■ Work item: Copy exactly the lines of the data below that run from the line holding "What is b*k(-7, -6)" through the line holding "Answer: -500", both ends included.

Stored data
--

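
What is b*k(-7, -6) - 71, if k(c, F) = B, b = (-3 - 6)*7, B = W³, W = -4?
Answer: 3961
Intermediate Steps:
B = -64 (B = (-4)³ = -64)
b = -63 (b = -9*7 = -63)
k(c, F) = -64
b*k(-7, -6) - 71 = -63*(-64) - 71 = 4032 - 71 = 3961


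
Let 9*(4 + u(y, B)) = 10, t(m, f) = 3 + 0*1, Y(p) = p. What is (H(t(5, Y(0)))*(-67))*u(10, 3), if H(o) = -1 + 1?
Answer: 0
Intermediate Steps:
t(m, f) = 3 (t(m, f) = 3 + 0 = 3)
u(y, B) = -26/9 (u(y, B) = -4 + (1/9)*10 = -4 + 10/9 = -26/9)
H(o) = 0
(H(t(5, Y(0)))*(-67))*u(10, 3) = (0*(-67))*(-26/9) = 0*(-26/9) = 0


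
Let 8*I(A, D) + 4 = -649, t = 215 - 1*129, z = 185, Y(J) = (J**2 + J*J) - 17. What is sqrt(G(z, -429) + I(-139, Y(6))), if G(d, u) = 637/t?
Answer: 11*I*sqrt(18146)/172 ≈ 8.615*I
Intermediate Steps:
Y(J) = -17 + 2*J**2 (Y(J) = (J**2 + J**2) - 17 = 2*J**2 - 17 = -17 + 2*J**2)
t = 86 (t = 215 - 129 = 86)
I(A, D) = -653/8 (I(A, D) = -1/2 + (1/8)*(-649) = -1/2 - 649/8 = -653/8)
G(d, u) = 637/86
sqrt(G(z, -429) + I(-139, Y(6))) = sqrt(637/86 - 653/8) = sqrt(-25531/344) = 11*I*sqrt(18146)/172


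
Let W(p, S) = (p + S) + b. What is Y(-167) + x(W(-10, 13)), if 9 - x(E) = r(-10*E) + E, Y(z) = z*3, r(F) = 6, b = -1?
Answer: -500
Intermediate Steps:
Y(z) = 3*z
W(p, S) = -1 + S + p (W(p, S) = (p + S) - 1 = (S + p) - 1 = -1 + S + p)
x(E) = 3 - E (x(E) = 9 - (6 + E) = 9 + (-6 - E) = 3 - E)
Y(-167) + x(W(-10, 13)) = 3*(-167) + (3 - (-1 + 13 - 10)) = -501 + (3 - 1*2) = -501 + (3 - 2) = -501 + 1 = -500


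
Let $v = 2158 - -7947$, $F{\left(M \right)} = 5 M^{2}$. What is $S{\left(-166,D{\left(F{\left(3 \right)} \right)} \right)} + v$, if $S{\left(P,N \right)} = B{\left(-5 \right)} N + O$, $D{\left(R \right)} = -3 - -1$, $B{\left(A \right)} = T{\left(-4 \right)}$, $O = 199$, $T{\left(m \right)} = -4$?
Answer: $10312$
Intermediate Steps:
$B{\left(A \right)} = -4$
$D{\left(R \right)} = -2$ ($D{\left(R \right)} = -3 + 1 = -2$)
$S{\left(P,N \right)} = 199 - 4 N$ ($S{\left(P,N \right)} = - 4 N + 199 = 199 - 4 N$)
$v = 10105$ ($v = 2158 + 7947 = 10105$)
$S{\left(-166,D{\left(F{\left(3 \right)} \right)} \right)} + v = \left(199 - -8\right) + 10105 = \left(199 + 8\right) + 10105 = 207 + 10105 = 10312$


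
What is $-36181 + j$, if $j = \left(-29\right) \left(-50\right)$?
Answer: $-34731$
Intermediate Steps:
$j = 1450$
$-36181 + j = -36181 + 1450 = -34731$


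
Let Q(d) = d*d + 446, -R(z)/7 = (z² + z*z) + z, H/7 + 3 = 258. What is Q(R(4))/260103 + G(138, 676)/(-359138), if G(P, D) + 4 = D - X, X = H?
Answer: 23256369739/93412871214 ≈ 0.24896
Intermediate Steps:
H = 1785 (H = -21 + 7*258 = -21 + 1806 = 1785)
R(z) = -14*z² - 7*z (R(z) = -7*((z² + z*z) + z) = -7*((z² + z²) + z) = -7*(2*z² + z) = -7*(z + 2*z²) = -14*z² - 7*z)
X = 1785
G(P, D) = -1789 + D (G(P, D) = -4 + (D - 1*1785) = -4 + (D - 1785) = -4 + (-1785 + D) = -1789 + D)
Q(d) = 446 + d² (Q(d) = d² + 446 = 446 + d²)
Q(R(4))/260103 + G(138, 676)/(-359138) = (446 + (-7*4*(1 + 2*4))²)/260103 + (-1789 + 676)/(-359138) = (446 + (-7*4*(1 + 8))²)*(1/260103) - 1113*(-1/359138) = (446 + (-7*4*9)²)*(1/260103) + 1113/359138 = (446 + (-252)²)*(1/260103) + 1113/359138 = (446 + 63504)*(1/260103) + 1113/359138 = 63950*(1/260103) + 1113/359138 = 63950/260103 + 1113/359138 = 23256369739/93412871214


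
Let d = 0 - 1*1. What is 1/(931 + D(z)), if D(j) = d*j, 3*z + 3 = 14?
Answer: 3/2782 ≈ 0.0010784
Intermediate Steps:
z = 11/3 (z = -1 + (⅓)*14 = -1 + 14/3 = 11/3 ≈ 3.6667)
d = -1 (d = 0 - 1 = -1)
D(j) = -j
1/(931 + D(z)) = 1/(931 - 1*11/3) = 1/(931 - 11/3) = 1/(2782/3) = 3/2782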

--

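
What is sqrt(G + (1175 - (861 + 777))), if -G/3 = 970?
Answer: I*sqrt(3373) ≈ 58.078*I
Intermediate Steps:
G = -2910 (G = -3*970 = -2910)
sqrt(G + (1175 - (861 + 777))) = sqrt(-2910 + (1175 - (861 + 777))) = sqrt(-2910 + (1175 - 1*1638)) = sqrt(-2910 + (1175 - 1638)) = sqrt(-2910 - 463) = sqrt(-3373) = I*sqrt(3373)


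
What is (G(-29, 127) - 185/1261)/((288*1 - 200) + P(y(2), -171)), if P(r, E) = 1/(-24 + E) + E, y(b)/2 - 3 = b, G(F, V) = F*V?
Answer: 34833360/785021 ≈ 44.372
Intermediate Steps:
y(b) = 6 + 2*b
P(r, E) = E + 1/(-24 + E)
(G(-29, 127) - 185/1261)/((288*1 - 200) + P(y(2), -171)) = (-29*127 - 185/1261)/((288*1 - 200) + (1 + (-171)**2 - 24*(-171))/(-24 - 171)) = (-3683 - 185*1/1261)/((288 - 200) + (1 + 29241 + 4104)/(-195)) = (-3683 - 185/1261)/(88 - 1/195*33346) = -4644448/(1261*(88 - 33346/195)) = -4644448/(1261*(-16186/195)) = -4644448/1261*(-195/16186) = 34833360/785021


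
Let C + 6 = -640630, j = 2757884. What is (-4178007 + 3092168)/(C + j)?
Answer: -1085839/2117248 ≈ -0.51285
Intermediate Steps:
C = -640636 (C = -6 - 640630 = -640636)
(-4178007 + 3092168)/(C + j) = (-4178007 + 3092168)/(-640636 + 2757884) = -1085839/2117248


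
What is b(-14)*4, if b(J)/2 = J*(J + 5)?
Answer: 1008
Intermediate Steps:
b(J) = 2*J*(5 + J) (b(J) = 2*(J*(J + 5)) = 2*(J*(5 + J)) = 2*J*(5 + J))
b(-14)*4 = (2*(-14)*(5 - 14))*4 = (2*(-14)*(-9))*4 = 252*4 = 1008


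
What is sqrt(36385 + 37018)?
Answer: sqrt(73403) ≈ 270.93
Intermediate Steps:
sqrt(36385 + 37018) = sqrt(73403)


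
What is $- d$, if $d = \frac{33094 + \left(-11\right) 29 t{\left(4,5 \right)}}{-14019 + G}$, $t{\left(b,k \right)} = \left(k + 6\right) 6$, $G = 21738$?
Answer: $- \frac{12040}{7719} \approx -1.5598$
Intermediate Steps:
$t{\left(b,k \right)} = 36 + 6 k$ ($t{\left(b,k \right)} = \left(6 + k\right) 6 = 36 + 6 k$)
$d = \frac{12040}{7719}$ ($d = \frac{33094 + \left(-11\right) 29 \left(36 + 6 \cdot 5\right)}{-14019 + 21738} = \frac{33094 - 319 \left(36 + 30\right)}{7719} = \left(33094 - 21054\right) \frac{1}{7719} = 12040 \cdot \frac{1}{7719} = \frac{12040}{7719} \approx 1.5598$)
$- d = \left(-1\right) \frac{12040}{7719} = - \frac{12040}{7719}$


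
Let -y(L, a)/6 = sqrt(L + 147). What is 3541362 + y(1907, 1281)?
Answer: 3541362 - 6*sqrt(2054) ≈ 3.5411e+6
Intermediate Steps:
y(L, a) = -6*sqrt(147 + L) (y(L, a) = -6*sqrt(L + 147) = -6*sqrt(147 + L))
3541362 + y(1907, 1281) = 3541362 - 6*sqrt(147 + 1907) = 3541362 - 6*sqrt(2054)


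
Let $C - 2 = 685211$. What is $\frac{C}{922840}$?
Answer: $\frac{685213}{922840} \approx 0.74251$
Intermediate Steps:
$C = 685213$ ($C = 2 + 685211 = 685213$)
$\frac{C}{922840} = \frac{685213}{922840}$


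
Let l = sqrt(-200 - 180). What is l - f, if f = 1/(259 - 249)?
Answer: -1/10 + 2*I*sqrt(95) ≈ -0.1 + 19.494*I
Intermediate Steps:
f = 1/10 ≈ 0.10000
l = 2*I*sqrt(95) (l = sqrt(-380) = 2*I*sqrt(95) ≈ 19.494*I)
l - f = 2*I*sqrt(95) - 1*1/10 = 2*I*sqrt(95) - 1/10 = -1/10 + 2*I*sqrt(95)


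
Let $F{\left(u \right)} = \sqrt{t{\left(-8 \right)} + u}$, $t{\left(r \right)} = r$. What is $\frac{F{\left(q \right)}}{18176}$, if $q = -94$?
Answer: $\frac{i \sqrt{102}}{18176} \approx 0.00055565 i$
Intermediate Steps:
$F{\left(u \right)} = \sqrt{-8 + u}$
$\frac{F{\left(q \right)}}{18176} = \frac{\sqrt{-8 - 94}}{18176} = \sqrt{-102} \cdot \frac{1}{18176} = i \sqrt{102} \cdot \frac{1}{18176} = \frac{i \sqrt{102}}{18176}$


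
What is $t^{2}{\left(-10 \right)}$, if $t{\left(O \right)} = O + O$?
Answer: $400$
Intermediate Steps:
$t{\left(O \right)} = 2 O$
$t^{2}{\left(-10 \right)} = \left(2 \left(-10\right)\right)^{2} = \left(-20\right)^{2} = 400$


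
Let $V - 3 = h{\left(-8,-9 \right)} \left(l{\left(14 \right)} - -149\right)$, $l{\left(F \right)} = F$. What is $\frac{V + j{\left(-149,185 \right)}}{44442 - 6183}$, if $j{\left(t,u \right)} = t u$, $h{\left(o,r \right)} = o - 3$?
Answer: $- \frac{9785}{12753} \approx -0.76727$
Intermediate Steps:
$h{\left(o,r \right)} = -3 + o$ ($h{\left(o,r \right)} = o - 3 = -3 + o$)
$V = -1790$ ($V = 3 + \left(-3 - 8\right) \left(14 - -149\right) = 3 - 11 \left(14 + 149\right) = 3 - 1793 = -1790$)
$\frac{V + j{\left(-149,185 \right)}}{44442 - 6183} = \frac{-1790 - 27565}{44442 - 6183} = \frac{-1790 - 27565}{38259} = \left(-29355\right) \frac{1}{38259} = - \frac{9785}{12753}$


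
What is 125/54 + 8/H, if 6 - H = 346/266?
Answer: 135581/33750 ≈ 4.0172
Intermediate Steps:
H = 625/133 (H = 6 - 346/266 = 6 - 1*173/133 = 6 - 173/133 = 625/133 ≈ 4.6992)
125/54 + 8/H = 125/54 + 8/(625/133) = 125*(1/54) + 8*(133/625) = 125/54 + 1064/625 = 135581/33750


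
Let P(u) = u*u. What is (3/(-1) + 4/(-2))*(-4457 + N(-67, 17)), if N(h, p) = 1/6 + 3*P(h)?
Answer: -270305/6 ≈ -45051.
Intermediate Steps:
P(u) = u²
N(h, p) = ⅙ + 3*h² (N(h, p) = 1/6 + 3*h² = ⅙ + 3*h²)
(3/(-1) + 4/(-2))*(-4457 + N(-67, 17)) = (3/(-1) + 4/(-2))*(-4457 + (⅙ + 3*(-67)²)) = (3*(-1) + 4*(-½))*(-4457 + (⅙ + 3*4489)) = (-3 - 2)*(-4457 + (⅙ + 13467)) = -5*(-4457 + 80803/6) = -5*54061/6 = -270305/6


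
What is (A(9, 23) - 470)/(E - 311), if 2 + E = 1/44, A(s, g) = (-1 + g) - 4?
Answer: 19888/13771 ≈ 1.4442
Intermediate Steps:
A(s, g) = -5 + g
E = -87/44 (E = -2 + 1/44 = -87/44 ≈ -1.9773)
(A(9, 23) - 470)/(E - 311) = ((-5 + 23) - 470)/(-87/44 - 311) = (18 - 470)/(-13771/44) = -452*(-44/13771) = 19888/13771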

--

■ Task result:
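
What is b*k(-7, -6) - 71, if k(c, F) = B, b = (-3 - 6)*7, B = W³, W = -4?
Answer: 3961
Intermediate Steps:
B = -64 (B = (-4)³ = -64)
b = -63 (b = -9*7 = -63)
k(c, F) = -64
b*k(-7, -6) - 71 = -63*(-64) - 71 = 4032 - 71 = 3961


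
Let 9*(4 + u(y, B)) = 10, t(m, f) = 3 + 0*1, Y(p) = p. What is (H(t(5, Y(0)))*(-67))*u(10, 3), if H(o) = -1 + 1?
Answer: 0
Intermediate Steps:
t(m, f) = 3 (t(m, f) = 3 + 0 = 3)
u(y, B) = -26/9 (u(y, B) = -4 + (1/9)*10 = -4 + 10/9 = -26/9)
H(o) = 0
(H(t(5, Y(0)))*(-67))*u(10, 3) = (0*(-67))*(-26/9) = 0*(-26/9) = 0


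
Let 8*I(A, D) + 4 = -649, t = 215 - 1*129, z = 185, Y(J) = (J**2 + J*J) - 17. What is sqrt(G(z, -429) + I(-139, Y(6))), if G(d, u) = 637/t?
Answer: 11*I*sqrt(18146)/172 ≈ 8.615*I
Intermediate Steps:
Y(J) = -17 + 2*J**2 (Y(J) = (J**2 + J**2) - 17 = 2*J**2 - 17 = -17 + 2*J**2)
t = 86 (t = 215 - 129 = 86)
I(A, D) = -653/8 (I(A, D) = -1/2 + (1/8)*(-649) = -1/2 - 649/8 = -653/8)
G(d, u) = 637/86
sqrt(G(z, -429) + I(-139, Y(6))) = sqrt(637/86 - 653/8) = sqrt(-25531/344) = 11*I*sqrt(18146)/172


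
Let W(p, S) = (p + S) + b. What is Y(-167) + x(W(-10, 13)), if 9 - x(E) = r(-10*E) + E, Y(z) = z*3, r(F) = 6, b = -1?
Answer: -500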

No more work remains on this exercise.